- **WORK REQUEST**:
Using the entries below, output each line exactly from the first through the one that contains "current value; each".

- **INPUT MATERIAL**:
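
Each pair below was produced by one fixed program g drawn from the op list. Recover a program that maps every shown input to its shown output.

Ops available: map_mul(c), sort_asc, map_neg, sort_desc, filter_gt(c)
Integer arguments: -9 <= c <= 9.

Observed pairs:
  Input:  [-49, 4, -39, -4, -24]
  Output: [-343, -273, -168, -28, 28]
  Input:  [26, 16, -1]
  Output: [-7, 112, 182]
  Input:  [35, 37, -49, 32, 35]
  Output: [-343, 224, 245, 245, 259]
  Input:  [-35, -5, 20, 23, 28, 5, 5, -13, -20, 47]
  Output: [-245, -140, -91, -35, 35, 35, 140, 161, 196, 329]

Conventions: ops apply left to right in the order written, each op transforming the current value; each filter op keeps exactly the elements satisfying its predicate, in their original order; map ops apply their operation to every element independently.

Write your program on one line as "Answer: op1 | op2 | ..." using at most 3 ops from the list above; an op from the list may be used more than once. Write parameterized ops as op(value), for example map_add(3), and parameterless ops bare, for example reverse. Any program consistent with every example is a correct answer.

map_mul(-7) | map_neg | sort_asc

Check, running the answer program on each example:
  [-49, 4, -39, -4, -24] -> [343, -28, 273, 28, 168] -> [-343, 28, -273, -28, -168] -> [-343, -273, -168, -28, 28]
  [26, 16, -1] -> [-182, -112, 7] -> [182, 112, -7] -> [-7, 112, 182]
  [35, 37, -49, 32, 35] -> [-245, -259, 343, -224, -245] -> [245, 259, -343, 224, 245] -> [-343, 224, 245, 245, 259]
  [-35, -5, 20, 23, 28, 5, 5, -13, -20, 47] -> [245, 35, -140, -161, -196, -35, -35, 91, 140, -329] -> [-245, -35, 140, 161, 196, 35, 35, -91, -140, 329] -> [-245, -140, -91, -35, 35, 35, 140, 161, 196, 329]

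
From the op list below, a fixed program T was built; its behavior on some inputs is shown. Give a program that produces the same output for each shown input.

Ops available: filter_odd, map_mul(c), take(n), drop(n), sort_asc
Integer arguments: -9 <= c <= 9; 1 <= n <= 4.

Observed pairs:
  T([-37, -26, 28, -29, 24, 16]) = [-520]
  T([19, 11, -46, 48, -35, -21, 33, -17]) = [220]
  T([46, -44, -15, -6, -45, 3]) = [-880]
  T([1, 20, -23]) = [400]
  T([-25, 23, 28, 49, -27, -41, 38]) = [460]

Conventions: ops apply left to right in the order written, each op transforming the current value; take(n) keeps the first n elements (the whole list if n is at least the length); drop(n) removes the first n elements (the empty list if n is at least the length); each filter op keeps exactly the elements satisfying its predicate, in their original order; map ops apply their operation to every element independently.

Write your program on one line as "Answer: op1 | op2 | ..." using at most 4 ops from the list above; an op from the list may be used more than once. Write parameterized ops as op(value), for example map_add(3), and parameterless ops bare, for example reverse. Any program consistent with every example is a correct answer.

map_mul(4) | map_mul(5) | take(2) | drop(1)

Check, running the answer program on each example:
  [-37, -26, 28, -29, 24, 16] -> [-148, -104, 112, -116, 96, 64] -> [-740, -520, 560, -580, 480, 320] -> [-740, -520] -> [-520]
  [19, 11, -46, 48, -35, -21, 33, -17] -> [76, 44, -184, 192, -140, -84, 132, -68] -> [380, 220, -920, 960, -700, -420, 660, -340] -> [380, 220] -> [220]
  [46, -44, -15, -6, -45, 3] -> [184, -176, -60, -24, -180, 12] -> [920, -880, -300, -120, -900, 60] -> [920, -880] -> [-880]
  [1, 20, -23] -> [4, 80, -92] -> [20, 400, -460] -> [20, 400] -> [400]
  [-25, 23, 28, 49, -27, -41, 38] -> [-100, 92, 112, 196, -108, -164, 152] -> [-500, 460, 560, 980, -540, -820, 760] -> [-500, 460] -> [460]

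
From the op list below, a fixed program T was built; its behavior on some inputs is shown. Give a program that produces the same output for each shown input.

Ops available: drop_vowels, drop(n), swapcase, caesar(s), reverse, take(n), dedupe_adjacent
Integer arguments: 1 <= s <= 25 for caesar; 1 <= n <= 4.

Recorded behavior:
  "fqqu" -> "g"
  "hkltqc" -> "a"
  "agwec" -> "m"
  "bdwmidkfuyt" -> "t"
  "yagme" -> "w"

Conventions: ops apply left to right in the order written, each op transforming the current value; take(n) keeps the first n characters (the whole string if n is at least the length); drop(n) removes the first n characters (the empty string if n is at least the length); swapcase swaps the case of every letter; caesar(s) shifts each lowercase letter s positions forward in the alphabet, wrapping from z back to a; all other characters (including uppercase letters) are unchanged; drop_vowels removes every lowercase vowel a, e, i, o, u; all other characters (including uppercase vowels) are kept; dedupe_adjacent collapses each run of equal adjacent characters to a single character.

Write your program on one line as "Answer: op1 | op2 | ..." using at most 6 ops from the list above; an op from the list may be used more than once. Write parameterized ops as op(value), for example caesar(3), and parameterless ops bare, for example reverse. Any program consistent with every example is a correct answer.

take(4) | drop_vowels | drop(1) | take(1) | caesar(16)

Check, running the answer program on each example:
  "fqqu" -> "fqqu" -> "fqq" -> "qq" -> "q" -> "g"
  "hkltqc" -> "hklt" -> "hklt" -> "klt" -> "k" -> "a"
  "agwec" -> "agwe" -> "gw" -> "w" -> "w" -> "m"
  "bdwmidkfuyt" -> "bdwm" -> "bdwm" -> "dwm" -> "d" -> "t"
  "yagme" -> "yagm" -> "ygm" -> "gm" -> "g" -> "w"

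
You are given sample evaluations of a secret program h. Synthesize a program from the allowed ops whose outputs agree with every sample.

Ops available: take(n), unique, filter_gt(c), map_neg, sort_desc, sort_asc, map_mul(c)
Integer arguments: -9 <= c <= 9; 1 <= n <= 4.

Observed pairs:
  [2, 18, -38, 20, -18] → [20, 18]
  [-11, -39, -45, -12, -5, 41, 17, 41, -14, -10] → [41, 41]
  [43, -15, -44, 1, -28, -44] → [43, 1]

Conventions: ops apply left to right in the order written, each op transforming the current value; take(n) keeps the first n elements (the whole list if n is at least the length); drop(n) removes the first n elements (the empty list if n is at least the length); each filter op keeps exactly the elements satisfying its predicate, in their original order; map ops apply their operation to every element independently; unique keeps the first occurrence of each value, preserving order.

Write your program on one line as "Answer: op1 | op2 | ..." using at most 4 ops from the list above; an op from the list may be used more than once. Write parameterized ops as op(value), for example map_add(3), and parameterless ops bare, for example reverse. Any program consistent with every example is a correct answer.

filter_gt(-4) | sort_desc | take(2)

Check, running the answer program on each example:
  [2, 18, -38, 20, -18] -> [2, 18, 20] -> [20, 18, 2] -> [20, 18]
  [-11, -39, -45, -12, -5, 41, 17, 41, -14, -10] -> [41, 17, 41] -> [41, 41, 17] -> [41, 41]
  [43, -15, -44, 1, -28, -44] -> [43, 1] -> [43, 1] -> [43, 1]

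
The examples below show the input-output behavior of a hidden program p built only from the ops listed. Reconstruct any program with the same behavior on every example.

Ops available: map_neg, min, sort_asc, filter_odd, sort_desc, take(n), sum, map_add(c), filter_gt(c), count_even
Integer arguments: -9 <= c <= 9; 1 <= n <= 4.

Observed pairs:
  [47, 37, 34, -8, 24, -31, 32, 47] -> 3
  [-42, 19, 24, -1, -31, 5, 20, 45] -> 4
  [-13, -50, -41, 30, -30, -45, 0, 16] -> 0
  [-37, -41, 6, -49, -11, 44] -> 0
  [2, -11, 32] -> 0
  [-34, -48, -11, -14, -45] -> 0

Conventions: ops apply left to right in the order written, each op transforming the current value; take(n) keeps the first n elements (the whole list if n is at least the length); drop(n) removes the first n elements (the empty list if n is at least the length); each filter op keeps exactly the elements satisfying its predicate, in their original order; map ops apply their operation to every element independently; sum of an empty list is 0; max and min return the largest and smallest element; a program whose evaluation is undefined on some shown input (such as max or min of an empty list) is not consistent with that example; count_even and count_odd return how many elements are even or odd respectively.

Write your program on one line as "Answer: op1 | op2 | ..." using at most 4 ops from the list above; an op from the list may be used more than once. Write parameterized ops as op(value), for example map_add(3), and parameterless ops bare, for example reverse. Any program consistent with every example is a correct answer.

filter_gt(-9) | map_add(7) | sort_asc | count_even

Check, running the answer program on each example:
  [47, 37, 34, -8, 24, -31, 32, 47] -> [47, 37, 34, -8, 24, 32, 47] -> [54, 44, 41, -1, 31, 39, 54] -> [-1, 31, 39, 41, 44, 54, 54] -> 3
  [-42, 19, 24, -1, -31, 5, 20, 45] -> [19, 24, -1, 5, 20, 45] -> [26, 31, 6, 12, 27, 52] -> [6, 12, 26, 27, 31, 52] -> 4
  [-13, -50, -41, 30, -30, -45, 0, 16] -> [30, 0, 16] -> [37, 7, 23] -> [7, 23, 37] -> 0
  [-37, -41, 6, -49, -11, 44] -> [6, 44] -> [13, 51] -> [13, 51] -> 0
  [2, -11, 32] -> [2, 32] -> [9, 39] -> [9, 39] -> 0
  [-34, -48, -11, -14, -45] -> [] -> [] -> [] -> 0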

- **ANSWER BOX**:
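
Each pair below was produced by one fixed program g drawn from the op list. Recover a program that maps every shown input to its shown output.

Ops available: map_mul(c), sort_asc, map_neg, sort_desc, filter_gt(c)
Integer arguments: -9 <= c <= 9.

Observed pairs:
  Input:  [-49, 4, -39, -4, -24]
  Output: [-343, -273, -168, -28, 28]
  Input:  [26, 16, -1]
  Output: [-7, 112, 182]
  Input:  [35, 37, -49, 32, 35]
  Output: [-343, 224, 245, 245, 259]
  Input:  [-35, -5, 20, 23, 28, 5, 5, -13, -20, 47]
  Output: [-245, -140, -91, -35, 35, 35, 140, 161, 196, 329]

Conventions: ops apply left to right in the order written, each op transforming the current value; each filter op keeps exactly the elements satisfying its predicate, in their original order; map ops apply their operation to every element independently.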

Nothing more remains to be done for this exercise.